**What this task involves**
Check each line of the data for "tables", and copy the ones that have it.

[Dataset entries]
☆ ☆ ☆

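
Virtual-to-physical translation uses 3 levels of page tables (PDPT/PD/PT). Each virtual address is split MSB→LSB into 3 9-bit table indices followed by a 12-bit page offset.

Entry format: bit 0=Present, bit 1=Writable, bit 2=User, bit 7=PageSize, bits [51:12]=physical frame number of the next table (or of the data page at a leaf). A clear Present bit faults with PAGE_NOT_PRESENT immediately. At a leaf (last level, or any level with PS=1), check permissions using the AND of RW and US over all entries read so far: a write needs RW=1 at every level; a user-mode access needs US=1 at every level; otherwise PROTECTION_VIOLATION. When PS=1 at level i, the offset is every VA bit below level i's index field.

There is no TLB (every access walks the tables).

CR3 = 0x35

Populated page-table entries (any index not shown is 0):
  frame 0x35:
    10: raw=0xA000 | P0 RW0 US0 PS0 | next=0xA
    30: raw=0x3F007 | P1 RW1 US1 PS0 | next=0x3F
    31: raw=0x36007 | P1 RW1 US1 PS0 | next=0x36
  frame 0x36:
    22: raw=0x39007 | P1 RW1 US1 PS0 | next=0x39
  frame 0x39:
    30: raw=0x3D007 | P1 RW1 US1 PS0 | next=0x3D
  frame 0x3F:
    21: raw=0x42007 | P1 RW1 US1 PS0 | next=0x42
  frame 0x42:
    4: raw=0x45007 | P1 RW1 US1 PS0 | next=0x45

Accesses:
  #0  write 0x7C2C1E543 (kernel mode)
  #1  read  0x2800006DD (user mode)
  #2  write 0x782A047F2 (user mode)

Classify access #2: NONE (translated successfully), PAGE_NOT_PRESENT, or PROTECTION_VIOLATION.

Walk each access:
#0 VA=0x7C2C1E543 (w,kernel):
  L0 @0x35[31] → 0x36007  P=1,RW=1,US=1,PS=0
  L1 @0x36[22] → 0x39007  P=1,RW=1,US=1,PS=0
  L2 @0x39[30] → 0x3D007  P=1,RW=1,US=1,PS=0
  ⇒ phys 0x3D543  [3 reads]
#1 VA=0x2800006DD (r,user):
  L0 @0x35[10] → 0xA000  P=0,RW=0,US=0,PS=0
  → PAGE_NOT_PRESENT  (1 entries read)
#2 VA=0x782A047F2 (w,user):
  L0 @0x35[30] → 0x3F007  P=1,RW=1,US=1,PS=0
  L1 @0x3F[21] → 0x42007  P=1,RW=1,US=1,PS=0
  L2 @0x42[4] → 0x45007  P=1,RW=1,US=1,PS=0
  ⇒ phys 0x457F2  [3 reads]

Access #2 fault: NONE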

☆ ☆ ☆

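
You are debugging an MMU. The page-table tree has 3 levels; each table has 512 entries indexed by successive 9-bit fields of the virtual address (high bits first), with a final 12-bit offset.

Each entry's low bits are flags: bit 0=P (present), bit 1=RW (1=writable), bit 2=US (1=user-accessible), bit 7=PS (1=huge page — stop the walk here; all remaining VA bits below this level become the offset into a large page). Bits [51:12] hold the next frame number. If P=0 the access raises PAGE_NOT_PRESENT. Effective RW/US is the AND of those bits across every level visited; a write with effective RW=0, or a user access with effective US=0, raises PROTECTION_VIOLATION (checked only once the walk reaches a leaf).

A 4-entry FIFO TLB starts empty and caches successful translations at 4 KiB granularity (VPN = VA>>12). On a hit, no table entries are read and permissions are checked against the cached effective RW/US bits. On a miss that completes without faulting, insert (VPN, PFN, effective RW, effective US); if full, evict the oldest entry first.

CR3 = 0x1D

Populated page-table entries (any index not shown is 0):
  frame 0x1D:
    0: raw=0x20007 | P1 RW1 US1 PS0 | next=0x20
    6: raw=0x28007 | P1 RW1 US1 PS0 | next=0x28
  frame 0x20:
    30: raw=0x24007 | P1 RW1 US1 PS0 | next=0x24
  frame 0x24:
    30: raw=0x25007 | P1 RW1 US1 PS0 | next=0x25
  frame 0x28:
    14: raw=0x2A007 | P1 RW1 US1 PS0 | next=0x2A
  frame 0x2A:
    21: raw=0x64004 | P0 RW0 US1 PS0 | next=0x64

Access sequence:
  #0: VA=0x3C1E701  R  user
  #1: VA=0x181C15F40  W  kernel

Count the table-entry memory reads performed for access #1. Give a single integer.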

☆ ☆ ☆

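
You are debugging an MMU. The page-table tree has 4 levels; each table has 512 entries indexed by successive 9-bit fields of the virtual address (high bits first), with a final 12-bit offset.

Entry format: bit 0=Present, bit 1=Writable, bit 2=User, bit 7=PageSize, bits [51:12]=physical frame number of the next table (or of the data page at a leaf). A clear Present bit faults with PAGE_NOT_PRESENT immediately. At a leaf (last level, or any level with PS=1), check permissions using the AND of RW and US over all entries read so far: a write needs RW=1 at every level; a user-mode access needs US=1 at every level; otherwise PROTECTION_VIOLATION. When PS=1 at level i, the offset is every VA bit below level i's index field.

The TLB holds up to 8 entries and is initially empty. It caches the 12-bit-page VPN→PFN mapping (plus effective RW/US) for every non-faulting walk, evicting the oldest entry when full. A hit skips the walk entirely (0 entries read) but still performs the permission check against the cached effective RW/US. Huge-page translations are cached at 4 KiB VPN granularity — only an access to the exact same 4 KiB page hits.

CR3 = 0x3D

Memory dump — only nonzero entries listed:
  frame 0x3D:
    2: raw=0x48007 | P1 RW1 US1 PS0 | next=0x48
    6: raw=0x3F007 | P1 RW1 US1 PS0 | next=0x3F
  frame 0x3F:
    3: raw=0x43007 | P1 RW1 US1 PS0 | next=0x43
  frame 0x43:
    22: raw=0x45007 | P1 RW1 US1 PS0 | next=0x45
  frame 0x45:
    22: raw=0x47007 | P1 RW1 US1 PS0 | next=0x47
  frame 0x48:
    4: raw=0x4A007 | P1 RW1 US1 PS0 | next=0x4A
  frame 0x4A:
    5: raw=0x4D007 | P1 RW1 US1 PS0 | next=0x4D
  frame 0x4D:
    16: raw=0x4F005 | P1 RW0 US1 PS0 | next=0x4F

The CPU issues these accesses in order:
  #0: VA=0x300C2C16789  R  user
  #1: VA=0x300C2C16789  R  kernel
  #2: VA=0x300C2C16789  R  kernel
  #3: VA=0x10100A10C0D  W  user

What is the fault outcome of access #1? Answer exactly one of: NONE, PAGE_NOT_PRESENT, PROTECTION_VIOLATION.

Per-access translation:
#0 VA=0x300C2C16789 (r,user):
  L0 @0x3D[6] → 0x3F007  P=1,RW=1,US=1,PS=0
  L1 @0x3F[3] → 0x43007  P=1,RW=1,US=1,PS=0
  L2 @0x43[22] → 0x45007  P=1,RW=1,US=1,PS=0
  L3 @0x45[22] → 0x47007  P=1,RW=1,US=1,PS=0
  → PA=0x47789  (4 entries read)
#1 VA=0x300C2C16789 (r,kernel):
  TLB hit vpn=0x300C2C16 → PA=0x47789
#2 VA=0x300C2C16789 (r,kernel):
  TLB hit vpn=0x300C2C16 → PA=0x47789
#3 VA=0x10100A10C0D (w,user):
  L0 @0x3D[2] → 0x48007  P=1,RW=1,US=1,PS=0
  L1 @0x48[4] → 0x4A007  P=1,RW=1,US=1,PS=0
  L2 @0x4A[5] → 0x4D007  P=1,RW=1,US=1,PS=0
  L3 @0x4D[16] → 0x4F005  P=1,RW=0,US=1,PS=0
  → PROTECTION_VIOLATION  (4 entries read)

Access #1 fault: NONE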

☆ ☆ ☆

**Result for this exercise**
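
Virtual-to-physical translation uses 3 levels of page tables (PDPT/PD/PT). Each virtual address is split MSB→LSB into 3 9-bit table indices followed by a 12-bit page offset.
There is no TLB (every access walks the tables).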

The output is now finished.